[Collected data entries]
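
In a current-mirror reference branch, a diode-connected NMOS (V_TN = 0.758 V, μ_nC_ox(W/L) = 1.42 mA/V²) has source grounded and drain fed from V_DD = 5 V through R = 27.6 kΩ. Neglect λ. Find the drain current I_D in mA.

I_D = 0.138 mA

With gate tied to drain, V_GS = V_DS ≥ V_GS − V_TN, so the device is in saturation.
KCL at the drain: ½ k_n (V_GS − V_TN)² = (V_DD − V_GS)/R.
Let x = V_GS − 0.758. Then 19.6 x² + x − 4.242 = 0, giving x = 0.44 V (positive root), so V_GS = 1.2 V.
I_D = (V_DD − V_GS)/R = (5 − 1.2) / 27.6 = 0.138 mA.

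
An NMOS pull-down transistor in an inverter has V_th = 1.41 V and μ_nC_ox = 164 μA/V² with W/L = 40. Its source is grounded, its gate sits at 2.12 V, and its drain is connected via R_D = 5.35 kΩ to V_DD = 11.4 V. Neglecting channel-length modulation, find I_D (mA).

V_GS = V_G = 2.12 V, so V_ov = 2.12 − 1.41 = 0.71 V.
k_n = μ_nC_ox · (W/L) = 6.56 mA/V².
Assume saturation: I_D = ½ k_n V_ov² = 0.5 × 6.56 × 0.71² = 1.65 mA, giving V_DS = V_DD − I_D R_D = 11.4 − 1.65 × 5.35 = 2.55 V.
V_DS = 2.55 V ≥ V_ov = 0.71 V, confirming saturation.

I_D = 1.65 mA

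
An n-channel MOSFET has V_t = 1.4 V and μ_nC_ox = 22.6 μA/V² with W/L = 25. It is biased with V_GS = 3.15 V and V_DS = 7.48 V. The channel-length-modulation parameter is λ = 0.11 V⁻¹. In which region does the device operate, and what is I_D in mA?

k_n = μ_nC_ox · (W/L) = 0.565 mA/V².
V_ov = V_GS − V_t = 3.15 − 1.4 = 1.75 V.
Since V_DS = 7.48 V ≥ V_ov = 1.75 V, the device is in saturation.
I_D = ½ k_n V_ov² (1 + λ V_DS) = 0.5 × 0.565 × 1.75² × (1 + 0.11 × 7.48) = 1.58 mA.

Saturation; I_D = 1.58 mA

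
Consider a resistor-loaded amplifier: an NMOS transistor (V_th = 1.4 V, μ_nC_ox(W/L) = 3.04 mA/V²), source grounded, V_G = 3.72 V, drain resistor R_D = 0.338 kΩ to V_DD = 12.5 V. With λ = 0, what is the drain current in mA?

I_D = 8.18 mA

V_GS = V_G = 3.72 V, so V_ov = 3.72 − 1.4 = 2.32 V.
Assume saturation: I_D = ½ k_n V_ov² = 0.5 × 3.04 × 2.32² = 8.18 mA, giving V_DS = V_DD − I_D R_D = 12.5 − 8.18 × 0.338 = 9.73 V.
V_DS = 9.73 V ≥ V_ov = 2.32 V, confirming saturation.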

= EXERCISE DESCRIPTION =
Once the records end, copy them all again exactly.

= SOLUTION TO THE EXERCISE =
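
In a current-mirror reference branch, a diode-connected NMOS (V_TN = 0.758 V, μ_nC_ox(W/L) = 1.42 mA/V²) has source grounded and drain fed from V_DD = 5 V through R = 27.6 kΩ. Neglect λ. Find the drain current I_D in mA.

I_D = 0.138 mA

With gate tied to drain, V_GS = V_DS ≥ V_GS − V_TN, so the device is in saturation.
KCL at the drain: ½ k_n (V_GS − V_TN)² = (V_DD − V_GS)/R.
Let x = V_GS − 0.758. Then 19.6 x² + x − 4.242 = 0, giving x = 0.44 V (positive root), so V_GS = 1.2 V.
I_D = (V_DD − V_GS)/R = (5 − 1.2) / 27.6 = 0.138 mA.

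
An NMOS pull-down transistor in an inverter has V_th = 1.41 V and μ_nC_ox = 164 μA/V² with W/L = 40. Its source is grounded, its gate sits at 2.12 V, and its drain is connected via R_D = 5.35 kΩ to V_DD = 11.4 V. Neglecting channel-length modulation, find I_D (mA).

V_GS = V_G = 2.12 V, so V_ov = 2.12 − 1.41 = 0.71 V.
k_n = μ_nC_ox · (W/L) = 6.56 mA/V².
Assume saturation: I_D = ½ k_n V_ov² = 0.5 × 6.56 × 0.71² = 1.65 mA, giving V_DS = V_DD − I_D R_D = 11.4 − 1.65 × 5.35 = 2.55 V.
V_DS = 2.55 V ≥ V_ov = 0.71 V, confirming saturation.

I_D = 1.65 mA

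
An n-channel MOSFET has V_t = 1.4 V and μ_nC_ox = 22.6 μA/V² with W/L = 25. It is biased with V_GS = 3.15 V and V_DS = 7.48 V. The channel-length-modulation parameter is λ = 0.11 V⁻¹. In which region does the device operate, and what is I_D in mA?

k_n = μ_nC_ox · (W/L) = 0.565 mA/V².
V_ov = V_GS − V_t = 3.15 − 1.4 = 1.75 V.
Since V_DS = 7.48 V ≥ V_ov = 1.75 V, the device is in saturation.
I_D = ½ k_n V_ov² (1 + λ V_DS) = 0.5 × 0.565 × 1.75² × (1 + 0.11 × 7.48) = 1.58 mA.

Saturation; I_D = 1.58 mA

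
Consider a resistor-loaded amplifier: an NMOS transistor (V_th = 1.4 V, μ_nC_ox(W/L) = 3.04 mA/V²), source grounded, V_G = 3.72 V, drain resistor R_D = 0.338 kΩ to V_DD = 12.5 V. With λ = 0, what is the drain current in mA?

I_D = 8.18 mA

V_GS = V_G = 3.72 V, so V_ov = 3.72 − 1.4 = 2.32 V.
Assume saturation: I_D = ½ k_n V_ov² = 0.5 × 3.04 × 2.32² = 8.18 mA, giving V_DS = V_DD − I_D R_D = 12.5 − 8.18 × 0.338 = 9.73 V.
V_DS = 9.73 V ≥ V_ov = 2.32 V, confirming saturation.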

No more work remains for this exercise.